• Exercise description: The line containing "theta[0] becomes -70.0" marks the end: restate word for word every line from the first line of the entries below through that one.

• Provided data:
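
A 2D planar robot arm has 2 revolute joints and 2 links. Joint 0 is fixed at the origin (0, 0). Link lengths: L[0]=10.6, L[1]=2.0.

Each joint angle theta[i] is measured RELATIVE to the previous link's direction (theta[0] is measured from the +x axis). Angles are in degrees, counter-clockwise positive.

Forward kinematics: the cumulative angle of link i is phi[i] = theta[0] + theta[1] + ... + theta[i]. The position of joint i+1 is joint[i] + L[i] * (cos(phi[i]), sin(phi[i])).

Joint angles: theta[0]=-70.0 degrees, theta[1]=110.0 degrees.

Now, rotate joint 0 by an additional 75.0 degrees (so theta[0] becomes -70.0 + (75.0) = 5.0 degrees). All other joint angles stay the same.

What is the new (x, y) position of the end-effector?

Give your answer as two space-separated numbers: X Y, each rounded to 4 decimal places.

joint[0] = (0.0000, 0.0000)  (base)
link 0: phi[0] = 5 = 5 deg
  cos(5 deg) = 0.9962, sin(5 deg) = 0.0872
  joint[1] = (0.0000, 0.0000) + 10.6 * (0.9962, 0.0872) = (0.0000 + 10.5597, 0.0000 + 0.9239) = (10.5597, 0.9239)
link 1: phi[1] = 5 + 110 = 115 deg
  cos(115 deg) = -0.4226, sin(115 deg) = 0.9063
  joint[2] = (10.5597, 0.9239) + 2 * (-0.4226, 0.9063) = (10.5597 + -0.8452, 0.9239 + 1.8126) = (9.7144, 2.7365)
End effector: (9.7144, 2.7365)

Answer: 9.7144 2.7365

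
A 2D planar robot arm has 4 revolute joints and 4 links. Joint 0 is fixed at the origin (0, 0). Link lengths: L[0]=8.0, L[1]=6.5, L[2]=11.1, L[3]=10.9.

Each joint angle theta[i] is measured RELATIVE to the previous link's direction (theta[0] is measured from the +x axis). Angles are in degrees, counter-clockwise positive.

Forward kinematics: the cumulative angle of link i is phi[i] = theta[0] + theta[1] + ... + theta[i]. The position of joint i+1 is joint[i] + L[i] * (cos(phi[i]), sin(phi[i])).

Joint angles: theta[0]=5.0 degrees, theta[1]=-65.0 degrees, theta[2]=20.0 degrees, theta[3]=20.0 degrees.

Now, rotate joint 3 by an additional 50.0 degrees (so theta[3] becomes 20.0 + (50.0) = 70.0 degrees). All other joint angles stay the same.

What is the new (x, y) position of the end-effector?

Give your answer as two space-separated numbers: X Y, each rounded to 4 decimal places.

Answer: 29.1623 -6.6169

Derivation:
joint[0] = (0.0000, 0.0000)  (base)
link 0: phi[0] = 5 = 5 deg
  cos(5 deg) = 0.9962, sin(5 deg) = 0.0872
  joint[1] = (0.0000, 0.0000) + 8 * (0.9962, 0.0872) = (0.0000 + 7.9696, 0.0000 + 0.6972) = (7.9696, 0.6972)
link 1: phi[1] = 5 + -65 = -60 deg
  cos(-60 deg) = 0.5000, sin(-60 deg) = -0.8660
  joint[2] = (7.9696, 0.6972) + 6.5 * (0.5000, -0.8660) = (7.9696 + 3.2500, 0.6972 + -5.6292) = (11.2196, -4.9319)
link 2: phi[2] = 5 + -65 + 20 = -40 deg
  cos(-40 deg) = 0.7660, sin(-40 deg) = -0.6428
  joint[3] = (11.2196, -4.9319) + 11.1 * (0.7660, -0.6428) = (11.2196 + 8.5031, -4.9319 + -7.1349) = (19.7227, -12.0669)
link 3: phi[3] = 5 + -65 + 20 + 70 = 30 deg
  cos(30 deg) = 0.8660, sin(30 deg) = 0.5000
  joint[4] = (19.7227, -12.0669) + 10.9 * (0.8660, 0.5000) = (19.7227 + 9.4397, -12.0669 + 5.4500) = (29.1623, -6.6169)
End effector: (29.1623, -6.6169)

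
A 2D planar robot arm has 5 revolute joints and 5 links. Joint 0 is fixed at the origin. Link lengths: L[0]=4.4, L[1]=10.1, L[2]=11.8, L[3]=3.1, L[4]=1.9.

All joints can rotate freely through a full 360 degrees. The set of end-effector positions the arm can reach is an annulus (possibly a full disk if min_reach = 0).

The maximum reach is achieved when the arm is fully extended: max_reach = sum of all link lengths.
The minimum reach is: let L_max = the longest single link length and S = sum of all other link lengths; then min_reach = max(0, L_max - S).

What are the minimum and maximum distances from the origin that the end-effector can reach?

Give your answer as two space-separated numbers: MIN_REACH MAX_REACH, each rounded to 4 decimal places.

Answer: 0.0000 31.3000

Derivation:
Link lengths: [4.4, 10.1, 11.8, 3.1, 1.9]
max_reach = 4.4 + 10.1 + 11.8 + 3.1 + 1.9 = 31.3
L_max = max([4.4, 10.1, 11.8, 3.1, 1.9]) = 11.8
S (sum of others) = 31.3 - 11.8 = 19.5
min_reach = max(0, 11.8 - 19.5) = max(0, -7.7) = 0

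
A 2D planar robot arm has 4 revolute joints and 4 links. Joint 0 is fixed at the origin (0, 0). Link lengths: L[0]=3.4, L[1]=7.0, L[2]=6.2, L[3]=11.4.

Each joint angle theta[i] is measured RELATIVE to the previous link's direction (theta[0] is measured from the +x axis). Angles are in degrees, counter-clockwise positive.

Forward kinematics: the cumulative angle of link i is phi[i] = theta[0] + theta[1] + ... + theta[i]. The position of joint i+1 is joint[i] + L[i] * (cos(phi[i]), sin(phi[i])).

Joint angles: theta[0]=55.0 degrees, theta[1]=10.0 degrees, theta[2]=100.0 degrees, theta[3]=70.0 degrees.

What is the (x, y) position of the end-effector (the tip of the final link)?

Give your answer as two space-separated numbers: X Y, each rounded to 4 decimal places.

joint[0] = (0.0000, 0.0000)  (base)
link 0: phi[0] = 55 = 55 deg
  cos(55 deg) = 0.5736, sin(55 deg) = 0.8192
  joint[1] = (0.0000, 0.0000) + 3.4 * (0.5736, 0.8192) = (0.0000 + 1.9502, 0.0000 + 2.7851) = (1.9502, 2.7851)
link 1: phi[1] = 55 + 10 = 65 deg
  cos(65 deg) = 0.4226, sin(65 deg) = 0.9063
  joint[2] = (1.9502, 2.7851) + 7 * (0.4226, 0.9063) = (1.9502 + 2.9583, 2.7851 + 6.3442) = (4.9085, 9.1293)
link 2: phi[2] = 55 + 10 + 100 = 165 deg
  cos(165 deg) = -0.9659, sin(165 deg) = 0.2588
  joint[3] = (4.9085, 9.1293) + 6.2 * (-0.9659, 0.2588) = (4.9085 + -5.9887, 9.1293 + 1.6047) = (-1.0803, 10.7339)
link 3: phi[3] = 55 + 10 + 100 + 70 = 235 deg
  cos(235 deg) = -0.5736, sin(235 deg) = -0.8192
  joint[4] = (-1.0803, 10.7339) + 11.4 * (-0.5736, -0.8192) = (-1.0803 + -6.5388, 10.7339 + -9.3383) = (-7.6190, 1.3956)
End effector: (-7.6190, 1.3956)

Answer: -7.6190 1.3956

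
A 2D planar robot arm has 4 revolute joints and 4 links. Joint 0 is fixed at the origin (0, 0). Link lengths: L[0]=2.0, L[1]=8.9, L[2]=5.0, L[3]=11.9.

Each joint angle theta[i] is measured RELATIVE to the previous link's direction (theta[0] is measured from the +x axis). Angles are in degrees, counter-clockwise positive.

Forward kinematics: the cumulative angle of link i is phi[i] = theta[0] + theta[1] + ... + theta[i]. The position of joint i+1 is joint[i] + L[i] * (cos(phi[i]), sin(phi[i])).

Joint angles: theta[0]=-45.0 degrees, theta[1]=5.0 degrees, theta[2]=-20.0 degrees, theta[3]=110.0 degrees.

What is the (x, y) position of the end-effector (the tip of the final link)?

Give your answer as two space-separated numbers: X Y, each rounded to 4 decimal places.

joint[0] = (0.0000, 0.0000)  (base)
link 0: phi[0] = -45 = -45 deg
  cos(-45 deg) = 0.7071, sin(-45 deg) = -0.7071
  joint[1] = (0.0000, 0.0000) + 2 * (0.7071, -0.7071) = (0.0000 + 1.4142, 0.0000 + -1.4142) = (1.4142, -1.4142)
link 1: phi[1] = -45 + 5 = -40 deg
  cos(-40 deg) = 0.7660, sin(-40 deg) = -0.6428
  joint[2] = (1.4142, -1.4142) + 8.9 * (0.7660, -0.6428) = (1.4142 + 6.8178, -1.4142 + -5.7208) = (8.2320, -7.1350)
link 2: phi[2] = -45 + 5 + -20 = -60 deg
  cos(-60 deg) = 0.5000, sin(-60 deg) = -0.8660
  joint[3] = (8.2320, -7.1350) + 5 * (0.5000, -0.8660) = (8.2320 + 2.5000, -7.1350 + -4.3301) = (10.7320, -11.4652)
link 3: phi[3] = -45 + 5 + -20 + 110 = 50 deg
  cos(50 deg) = 0.6428, sin(50 deg) = 0.7660
  joint[4] = (10.7320, -11.4652) + 11.9 * (0.6428, 0.7660) = (10.7320 + 7.6492, -11.4652 + 9.1159) = (18.3812, -2.3492)
End effector: (18.3812, -2.3492)

Answer: 18.3812 -2.3492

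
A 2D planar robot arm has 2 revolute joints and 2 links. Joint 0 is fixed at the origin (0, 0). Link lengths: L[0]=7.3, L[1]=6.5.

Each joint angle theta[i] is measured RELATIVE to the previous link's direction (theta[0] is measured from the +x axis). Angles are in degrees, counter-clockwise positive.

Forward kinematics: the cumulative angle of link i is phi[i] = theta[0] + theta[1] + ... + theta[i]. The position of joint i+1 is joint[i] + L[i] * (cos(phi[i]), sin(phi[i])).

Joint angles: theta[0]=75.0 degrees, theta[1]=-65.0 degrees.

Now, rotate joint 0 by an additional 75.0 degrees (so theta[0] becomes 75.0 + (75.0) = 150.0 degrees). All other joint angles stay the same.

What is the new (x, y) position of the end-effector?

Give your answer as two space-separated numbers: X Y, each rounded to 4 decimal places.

joint[0] = (0.0000, 0.0000)  (base)
link 0: phi[0] = 150 = 150 deg
  cos(150 deg) = -0.8660, sin(150 deg) = 0.5000
  joint[1] = (0.0000, 0.0000) + 7.3 * (-0.8660, 0.5000) = (0.0000 + -6.3220, 0.0000 + 3.6500) = (-6.3220, 3.6500)
link 1: phi[1] = 150 + -65 = 85 deg
  cos(85 deg) = 0.0872, sin(85 deg) = 0.9962
  joint[2] = (-6.3220, 3.6500) + 6.5 * (0.0872, 0.9962) = (-6.3220 + 0.5665, 3.6500 + 6.4753) = (-5.7555, 10.1253)
End effector: (-5.7555, 10.1253)

Answer: -5.7555 10.1253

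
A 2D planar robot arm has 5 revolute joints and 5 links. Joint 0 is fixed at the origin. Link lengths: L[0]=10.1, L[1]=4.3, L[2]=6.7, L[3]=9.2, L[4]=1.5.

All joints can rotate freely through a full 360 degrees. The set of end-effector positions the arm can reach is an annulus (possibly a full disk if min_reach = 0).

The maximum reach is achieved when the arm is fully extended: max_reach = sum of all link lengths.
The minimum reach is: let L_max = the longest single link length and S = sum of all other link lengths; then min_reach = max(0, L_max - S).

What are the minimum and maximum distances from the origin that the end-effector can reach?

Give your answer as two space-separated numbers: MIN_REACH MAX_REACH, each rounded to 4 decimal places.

Link lengths: [10.1, 4.3, 6.7, 9.2, 1.5]
max_reach = 10.1 + 4.3 + 6.7 + 9.2 + 1.5 = 31.8
L_max = max([10.1, 4.3, 6.7, 9.2, 1.5]) = 10.1
S (sum of others) = 31.8 - 10.1 = 21.7
min_reach = max(0, 10.1 - 21.7) = max(0, -11.6) = 0

Answer: 0.0000 31.8000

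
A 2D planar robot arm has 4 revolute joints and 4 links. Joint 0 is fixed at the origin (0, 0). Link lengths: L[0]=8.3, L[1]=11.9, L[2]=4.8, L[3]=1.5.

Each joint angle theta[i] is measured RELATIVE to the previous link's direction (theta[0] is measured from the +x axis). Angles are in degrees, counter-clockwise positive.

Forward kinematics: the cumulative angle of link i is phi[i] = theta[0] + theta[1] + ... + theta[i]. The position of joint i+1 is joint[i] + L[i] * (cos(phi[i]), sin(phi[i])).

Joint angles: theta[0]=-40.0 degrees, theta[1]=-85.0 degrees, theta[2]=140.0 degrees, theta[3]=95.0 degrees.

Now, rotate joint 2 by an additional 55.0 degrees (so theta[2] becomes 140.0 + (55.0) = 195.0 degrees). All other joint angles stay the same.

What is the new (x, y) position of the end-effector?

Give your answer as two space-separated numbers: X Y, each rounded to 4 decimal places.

joint[0] = (0.0000, 0.0000)  (base)
link 0: phi[0] = -40 = -40 deg
  cos(-40 deg) = 0.7660, sin(-40 deg) = -0.6428
  joint[1] = (0.0000, 0.0000) + 8.3 * (0.7660, -0.6428) = (0.0000 + 6.3582, 0.0000 + -5.3351) = (6.3582, -5.3351)
link 1: phi[1] = -40 + -85 = -125 deg
  cos(-125 deg) = -0.5736, sin(-125 deg) = -0.8192
  joint[2] = (6.3582, -5.3351) + 11.9 * (-0.5736, -0.8192) = (6.3582 + -6.8256, -5.3351 + -9.7479) = (-0.4674, -15.0830)
link 2: phi[2] = -40 + -85 + 195 = 70 deg
  cos(70 deg) = 0.3420, sin(70 deg) = 0.9397
  joint[3] = (-0.4674, -15.0830) + 4.8 * (0.3420, 0.9397) = (-0.4674 + 1.6417, -15.0830 + 4.5105) = (1.1743, -10.5725)
link 3: phi[3] = -40 + -85 + 195 + 95 = 165 deg
  cos(165 deg) = -0.9659, sin(165 deg) = 0.2588
  joint[4] = (1.1743, -10.5725) + 1.5 * (-0.9659, 0.2588) = (1.1743 + -1.4489, -10.5725 + 0.3882) = (-0.2746, -10.1843)
End effector: (-0.2746, -10.1843)

Answer: -0.2746 -10.1843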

• Reply:
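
A 2D planar robot arm has 2 revolute joints and 2 links. Joint 0 is fixed at the origin (0, 0). Link lengths: L[0]=10.6, L[1]=2.0.

Each joint angle theta[i] is measured RELATIVE to the previous link's direction (theta[0] is measured from the +x axis). Angles are in degrees, counter-clockwise positive.

Forward kinematics: the cumulative angle of link i is phi[i] = theta[0] + theta[1] + ... + theta[i]. The position of joint i+1 is joint[i] + L[i] * (cos(phi[i]), sin(phi[i])).

Joint angles: theta[0]=-70.0 degrees, theta[1]=110.0 degrees.

Now, rotate joint 0 by an additional 75.0 degrees (so theta[0] becomes -70.0 + (75.0) = 5.0 degrees). All other joint angles stay the same.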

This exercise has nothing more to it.